**Directions for this task:** Write the entries below again, precisely as they appear.
—————
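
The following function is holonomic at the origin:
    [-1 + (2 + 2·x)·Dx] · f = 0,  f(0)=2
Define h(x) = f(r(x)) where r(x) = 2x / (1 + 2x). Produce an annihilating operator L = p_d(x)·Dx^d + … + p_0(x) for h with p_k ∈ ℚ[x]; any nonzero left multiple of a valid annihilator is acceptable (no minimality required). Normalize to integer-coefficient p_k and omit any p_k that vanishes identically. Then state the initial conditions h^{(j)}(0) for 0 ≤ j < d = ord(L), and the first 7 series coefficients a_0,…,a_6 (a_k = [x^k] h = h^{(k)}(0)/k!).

f: a_k = 2, 1, -1/4, 1/8, -5/64, 7/128, -21/512, …
f∘r: x↦r, Dx↦Dx/r' in L_f ⇒ L₀.
L = -1 + (1 + 6·x + 8·x^2)·Dx  (order 1).
h: a_k = 2, 2, -5, 13, -141/4, 399/4, -2353/8, …
ICs: h(0) = 2.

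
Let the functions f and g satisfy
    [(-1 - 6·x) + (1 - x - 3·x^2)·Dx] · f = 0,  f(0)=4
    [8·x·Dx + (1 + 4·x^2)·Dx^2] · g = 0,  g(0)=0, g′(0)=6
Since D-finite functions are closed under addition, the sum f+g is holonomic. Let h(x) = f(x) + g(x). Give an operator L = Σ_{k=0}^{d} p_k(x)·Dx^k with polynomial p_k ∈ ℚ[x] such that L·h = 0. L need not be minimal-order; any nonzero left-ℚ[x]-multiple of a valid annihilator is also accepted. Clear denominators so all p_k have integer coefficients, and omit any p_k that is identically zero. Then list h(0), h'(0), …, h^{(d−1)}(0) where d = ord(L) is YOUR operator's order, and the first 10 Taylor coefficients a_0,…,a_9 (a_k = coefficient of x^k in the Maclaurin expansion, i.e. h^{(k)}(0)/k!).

L = (-32 + 128·x + 1488·x^2 + 2880·x^3 + 8424·x^4 + 2592·x^6)·Dx + (25 + 160·x + 214·x^2 + 1188·x^3 + 2628·x^4 + 6264·x^5 + 432·x^6 + 2592·x^7)·Dx^2 + (-4 - 9·x - 54·x^2 + 66·x^3 + x^4 + 444·x^5 + 720·x^6 + 144·x^7 + 432·x^8)·Dx^3  (order 3).
h: a_k = 4, 10, 16, 20, 76, 896/5, 388, 5692/7, 2032, 14420/3, …
ICs: h(0) = 4, h′(0) = 10, h′′(0) = 32.

f: a_k = 4, 4, 16, 28, 76, 160, 388, 868, 2032, 4636, …
g: a_k = 0, 6, 0, -8, 0, 96/5, 0, -384/7, 0, 512/3, …
f+g: L₀ = lclm(L_f,L_g), ord ≤ 1+2.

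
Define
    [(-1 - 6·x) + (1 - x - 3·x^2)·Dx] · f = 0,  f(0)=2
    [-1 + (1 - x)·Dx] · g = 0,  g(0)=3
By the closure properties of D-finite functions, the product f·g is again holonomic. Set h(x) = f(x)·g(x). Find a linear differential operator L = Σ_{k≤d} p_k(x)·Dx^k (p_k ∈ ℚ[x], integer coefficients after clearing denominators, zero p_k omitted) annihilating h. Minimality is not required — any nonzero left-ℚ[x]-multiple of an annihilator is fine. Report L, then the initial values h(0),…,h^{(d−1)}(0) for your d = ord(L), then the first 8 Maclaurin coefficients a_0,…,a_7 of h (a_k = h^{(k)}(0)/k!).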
—————
**Result of the task:**
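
The following function is holonomic at the origin:
    [-1 + (2 + 2·x)·Dx] · f = 0,  f(0)=2
Define h(x) = f(r(x)) where r(x) = 2x / (1 + 2x). Produce an annihilating operator L = p_d(x)·Dx^d + … + p_0(x) for h with p_k ∈ ℚ[x]; any nonzero left multiple of a valid annihilator is acceptable (no minimality required). Normalize to integer-coefficient p_k and omit any p_k that vanishes identically. Then state the initial conditions h^{(j)}(0) for 0 ≤ j < d = ord(L), and the first 7 series coefficients a_0,…,a_6 (a_k = [x^k] h = h^{(k)}(0)/k!).

f: a_k = 2, 1, -1/4, 1/8, -5/64, 7/128, -21/512, …
f∘r: x↦r, Dx↦Dx/r' in L_f ⇒ L₀.
L = -1 + (1 + 6·x + 8·x^2)·Dx  (order 1).
h: a_k = 2, 2, -5, 13, -141/4, 399/4, -2353/8, …
ICs: h(0) = 2.

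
Let the functions f and g satisfy
    [(-1 - 6·x) + (1 - x - 3·x^2)·Dx] · f = 0,  f(0)=4
    [8·x·Dx + (1 + 4·x^2)·Dx^2] · g = 0,  g(0)=0, g′(0)=6
Since D-finite functions are closed under addition, the sum f+g is holonomic. Let h(x) = f(x) + g(x). Give an operator L = Σ_{k=0}^{d} p_k(x)·Dx^k with polynomial p_k ∈ ℚ[x] such that L·h = 0. L need not be minimal-order; any nonzero left-ℚ[x]-multiple of a valid annihilator is also accepted. Clear denominators so all p_k have integer coefficients, and omit any p_k that is identically zero. Then list h(0), h'(0), …, h^{(d−1)}(0) where d = ord(L) is YOUR operator's order, and the first 10 Taylor coefficients a_0,…,a_9 (a_k = coefficient of x^k in the Maclaurin expansion, i.e. h^{(k)}(0)/k!).

L = (-32 + 128·x + 1488·x^2 + 2880·x^3 + 8424·x^4 + 2592·x^6)·Dx + (25 + 160·x + 214·x^2 + 1188·x^3 + 2628·x^4 + 6264·x^5 + 432·x^6 + 2592·x^7)·Dx^2 + (-4 - 9·x - 54·x^2 + 66·x^3 + x^4 + 444·x^5 + 720·x^6 + 144·x^7 + 432·x^8)·Dx^3  (order 3).
h: a_k = 4, 10, 16, 20, 76, 896/5, 388, 5692/7, 2032, 14420/3, …
ICs: h(0) = 4, h′(0) = 10, h′′(0) = 32.

f: a_k = 4, 4, 16, 28, 76, 160, 388, 868, 2032, 4636, …
g: a_k = 0, 6, 0, -8, 0, 96/5, 0, -384/7, 0, 512/3, …
f+g: L₀ = lclm(L_f,L_g), ord ≤ 1+2.

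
Define
    [(-1 - 6·x) + (1 - x - 3·x^2)·Dx] · f = 0,  f(0)=2
    [-1 + (1 - x)·Dx] · g = 0,  g(0)=3
By the closure properties of D-finite functions, the product f·g is again holonomic. Set h(x) = f(x)·g(x). Find a linear differential operator L = Σ_{k≤d} p_k(x)·Dx^k (p_k ∈ ℚ[x], integer coefficients after clearing denominators, zero p_k omitted) annihilating h. Minimality is not required — any nonzero left-ℚ[x]-multiple of an annihilator is fine. Report L, then the initial values h(0),…,h^{(d−1)}(0) for your d = ord(L), then the first 8 Maclaurin coefficients a_0,…,a_7 of h (a_k = h^{(k)}(0)/k!).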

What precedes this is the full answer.